Exercise:
When you reach the line containing "M1 (-449.52, -140.62);", include it and stop; until then, return each line of the material exactly, starting with the first.

Dataset excerpts:
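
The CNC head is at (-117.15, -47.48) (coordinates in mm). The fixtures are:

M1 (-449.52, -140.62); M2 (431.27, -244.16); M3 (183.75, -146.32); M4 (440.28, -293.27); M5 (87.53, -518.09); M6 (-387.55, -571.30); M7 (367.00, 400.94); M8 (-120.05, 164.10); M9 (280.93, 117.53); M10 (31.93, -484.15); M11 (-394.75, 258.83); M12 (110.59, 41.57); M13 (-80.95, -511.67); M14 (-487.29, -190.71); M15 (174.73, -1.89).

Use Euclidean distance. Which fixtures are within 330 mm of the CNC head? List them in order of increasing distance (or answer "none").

Distances from (-117.15, -47.48):
M1: 345.17 mm
M2: 582.62 mm
M3: 316.72 mm
M4: 609.21 mm
M5: 513.19 mm
M6: 589.49 mm
M7: 659.91 mm
M8: 211.60 mm
M9: 430.92 mm
M10: 461.42 mm
M11: 413.39 mm
M12: 244.53 mm
M13: 465.60 mm
M14: 396.89 mm
M15: 295.42 mm
Threshold 330 mm: M8 (211.60 mm), M12 (244.53 mm), M15 (295.42 mm), M3 (316.72 mm) are within range.

M8, M12, M15, M3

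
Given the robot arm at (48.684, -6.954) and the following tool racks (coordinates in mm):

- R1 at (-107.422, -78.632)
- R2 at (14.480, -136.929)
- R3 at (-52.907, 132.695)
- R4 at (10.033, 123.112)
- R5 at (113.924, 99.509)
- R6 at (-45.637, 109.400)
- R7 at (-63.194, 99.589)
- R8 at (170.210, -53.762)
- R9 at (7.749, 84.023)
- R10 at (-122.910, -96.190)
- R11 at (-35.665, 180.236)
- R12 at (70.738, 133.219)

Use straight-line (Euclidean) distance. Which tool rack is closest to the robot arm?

R9

Distances from (48.684, -6.954):
R1: √((-156.106)² + (-71.678)²) = √(24369.08324 + 5137.73568) = 171.775 mm
R2: √((-34.204)² + (-129.975)²) = √(1169.91362 + 16893.50062) = 134.400 mm
R3: √((-101.591)² + (139.649)²) = √(10320.73128 + 19501.84320) = 172.692 mm
R4: √((-38.651)² + (130.066)²) = √(1493.89980 + 16917.16436) = 135.687 mm
R5: √((65.240)² + (106.463)²) = √(4256.25760 + 11334.37037) = 124.862 mm
R6: √((-94.321)² + (116.354)²) = √(8896.45104 + 13538.25332) = 149.782 mm
R7: √((-111.878)² + (106.543)²) = √(12516.68688 + 11351.41085) = 154.493 mm
R8: √((121.526)² + (-46.808)²) = √(14768.56868 + 2190.98886) = 130.229 mm
R9: √((-40.935)² + (90.977)²) = √(1675.67422 + 8276.81453) = 99.762 mm
R10: √((-171.594)² + (-89.236)²) = √(29444.50084 + 7963.06370) = 193.410 mm
R11: √((-84.349)² + (187.190)²) = √(7114.75380 + 35040.09610) = 205.316 mm
R12: √((22.054)² + (140.173)²) = √(486.37892 + 19648.46993) = 141.897 mm
Minimum: R9 at 99.762 mm.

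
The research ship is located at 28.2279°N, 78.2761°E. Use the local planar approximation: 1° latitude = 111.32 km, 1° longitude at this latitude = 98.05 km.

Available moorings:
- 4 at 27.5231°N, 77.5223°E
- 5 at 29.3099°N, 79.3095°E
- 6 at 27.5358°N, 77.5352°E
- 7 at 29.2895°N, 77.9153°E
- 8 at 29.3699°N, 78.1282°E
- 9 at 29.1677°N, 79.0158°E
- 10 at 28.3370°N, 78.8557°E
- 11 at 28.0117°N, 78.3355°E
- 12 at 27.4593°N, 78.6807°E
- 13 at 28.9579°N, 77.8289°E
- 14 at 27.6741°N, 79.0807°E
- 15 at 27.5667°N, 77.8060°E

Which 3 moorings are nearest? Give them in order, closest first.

Distances from 28.2279°N, 78.2761°E:
4: 107.7887 km
5: 157.3992 km
6: 105.8924 km
7: 123.3587 km
8: 127.9519 km
9: 127.3000 km
10: 58.1130 km
11: 24.7621 km
12: 94.3101 km
13: 92.3386 km
14: 100.1219 km
15: 86.8462 km
Sorted: 11 (24.7621 km) < 10 (58.1130 km) < 15 (86.8462 km) < 13 (92.3386 km) < 12 (94.3101 km) < …

11, 10, 15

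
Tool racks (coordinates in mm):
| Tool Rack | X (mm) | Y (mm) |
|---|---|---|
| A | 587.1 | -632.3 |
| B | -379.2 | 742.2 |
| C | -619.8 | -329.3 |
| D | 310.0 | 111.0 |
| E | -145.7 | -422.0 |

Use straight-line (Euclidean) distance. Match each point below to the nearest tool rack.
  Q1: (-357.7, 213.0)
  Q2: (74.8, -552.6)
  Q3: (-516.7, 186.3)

Q1 at (-357.7, 213.0):
  A: √((944.8)² + (-845.3)²) = √(892647.040 + 714532.090) = 1267.7 mm
  B: √((-21.5)² + (529.2)²) = √(462.250 + 280052.640) = 529.6 mm
  C: √((-262.1)² + (-542.3)²) = √(68696.410 + 294089.290) = 602.3 mm
  D: √((667.7)² + (-102.0)²) = √(445823.290 + 10404.000) = 675.4 mm
  E: √((212.0)² + (-635.0)²) = √(44944.000 + 403225.000) = 669.5 mm
  → nearest: B (529.6 mm)
Q2 at (74.8, -552.6):
  A: √((512.3)² + (-79.7)²) = √(262451.290 + 6352.090) = 518.5 mm
  B: √((-454.0)² + (1294.8)²) = √(206116.000 + 1676507.040) = 1372.1 mm
  C: √((-694.6)² + (223.3)²) = √(482469.160 + 49862.890) = 729.6 mm
  D: √((235.2)² + (663.6)²) = √(55319.040 + 440364.960) = 704.0 mm
  E: √((-220.5)² + (130.6)²) = √(48620.250 + 17056.360) = 256.3 mm
  → nearest: E (256.3 mm)
Q3 at (-516.7, 186.3):
  A: √((1103.8)² + (-818.6)²) = √(1218374.440 + 670105.960) = 1374.2 mm
  B: √((137.5)² + (555.9)²) = √(18906.250 + 309024.810) = 572.7 mm
  C: √((-103.1)² + (-515.6)²) = √(10629.610 + 265843.360) = 525.8 mm
  D: √((826.7)² + (-75.3)²) = √(683432.890 + 5670.090) = 830.1 mm
  E: √((371.0)² + (-608.3)²) = √(137641.000 + 370028.890) = 712.5 mm
  → nearest: C (525.8 mm)

Q1→B; Q2→E; Q3→C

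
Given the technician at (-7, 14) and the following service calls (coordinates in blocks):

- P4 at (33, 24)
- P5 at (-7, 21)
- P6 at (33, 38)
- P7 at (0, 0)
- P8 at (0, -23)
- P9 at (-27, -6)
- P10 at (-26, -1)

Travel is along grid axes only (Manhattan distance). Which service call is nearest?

Distances from (-7, 14):
P4: |40| + |10| = 40 + 10 = 50 blocks
P5: |0| + |7| = 0 + 7 = 7 blocks
P6: |40| + |24| = 40 + 24 = 64 blocks
P7: |7| + |-14| = 7 + 14 = 21 blocks
P8: |7| + |-37| = 7 + 37 = 44 blocks
P9: |-20| + |-20| = 20 + 20 = 40 blocks
P10: |-19| + |-15| = 19 + 15 = 34 blocks
Minimum: P5 at 7 blocks.

P5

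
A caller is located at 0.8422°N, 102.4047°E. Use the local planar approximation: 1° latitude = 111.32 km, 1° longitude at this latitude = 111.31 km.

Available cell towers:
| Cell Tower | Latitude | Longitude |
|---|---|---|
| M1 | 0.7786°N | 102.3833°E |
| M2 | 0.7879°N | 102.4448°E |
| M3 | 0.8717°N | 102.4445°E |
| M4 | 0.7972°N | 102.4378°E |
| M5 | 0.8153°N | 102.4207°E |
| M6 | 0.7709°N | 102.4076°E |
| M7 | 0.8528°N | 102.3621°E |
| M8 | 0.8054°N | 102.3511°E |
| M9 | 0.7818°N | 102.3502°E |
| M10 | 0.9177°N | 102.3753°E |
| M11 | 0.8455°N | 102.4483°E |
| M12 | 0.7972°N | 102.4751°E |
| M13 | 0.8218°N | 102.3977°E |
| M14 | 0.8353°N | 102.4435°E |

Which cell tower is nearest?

Distances from 0.8422°N, 102.4047°E:
M1: 7.4699 km
M2: 7.5141 km
M3: 5.5146 km
M4: 6.2184 km
M5: 3.4841 km
M6: 7.9437 km
M7: 4.8864 km
M8: 7.2372 km
M9: 9.0559 km
M10: 9.0193 km
M11: 4.8670 km
M12: 9.3006 km
M13: 2.4009 km
M14: 4.3866 km
Minimum: M13 at 2.4009 km.

M13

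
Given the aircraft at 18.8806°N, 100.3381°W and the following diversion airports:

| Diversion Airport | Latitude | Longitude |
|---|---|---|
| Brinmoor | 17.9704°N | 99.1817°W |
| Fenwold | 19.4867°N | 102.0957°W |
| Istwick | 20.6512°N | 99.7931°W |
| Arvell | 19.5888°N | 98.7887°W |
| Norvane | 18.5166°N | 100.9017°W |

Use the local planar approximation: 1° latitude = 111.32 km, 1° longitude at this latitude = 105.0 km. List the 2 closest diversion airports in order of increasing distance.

Norvane, Brinmoor

Distances from 18.8806°N, 100.3381°W:
Brinmoor: √((-0.9102·111.32)² + (1.1564·105.0)²) = √(10266.444357 + 14743.302084) = 158.1447 km
Fenwold: √((0.6061·111.32)² + (-1.7576·105.0)²) = √(4552.342858 + 34057.964304) = 196.4951 km
Istwick: √((1.7706·111.32)² + (0.5450·105.0)²) = √(38849.668297 + 3274.700625) = 205.2422 km
Arvell: √((0.7082·111.32)² + (1.5494·105.0)²) = √(6215.244818 + 26467.059969) = 180.7825 km
Norvane: √((-0.3640·111.32)² + (-0.5636·105.0)²) = √(1641.909299 + 3502.035684) = 71.7213 km
Sorted: Norvane (71.7213 km) < Brinmoor (158.1447 km) < Arvell (180.7825 km) < Fenwold (196.4951 km) < …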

Solution to the problem:
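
The CNC head is at (-117.15, -47.48) (coordinates in mm). The fixtures are:

M1 (-449.52, -140.62); M2 (431.27, -244.16); M3 (183.75, -146.32); M4 (440.28, -293.27); M5 (87.53, -518.09); M6 (-387.55, -571.30); M7 (367.00, 400.94); M8 (-120.05, 164.10); M9 (280.93, 117.53); M10 (31.93, -484.15); M11 (-394.75, 258.83); M12 (110.59, 41.57); M13 (-80.95, -511.67); M14 (-487.29, -190.71); M15 (174.73, -1.89).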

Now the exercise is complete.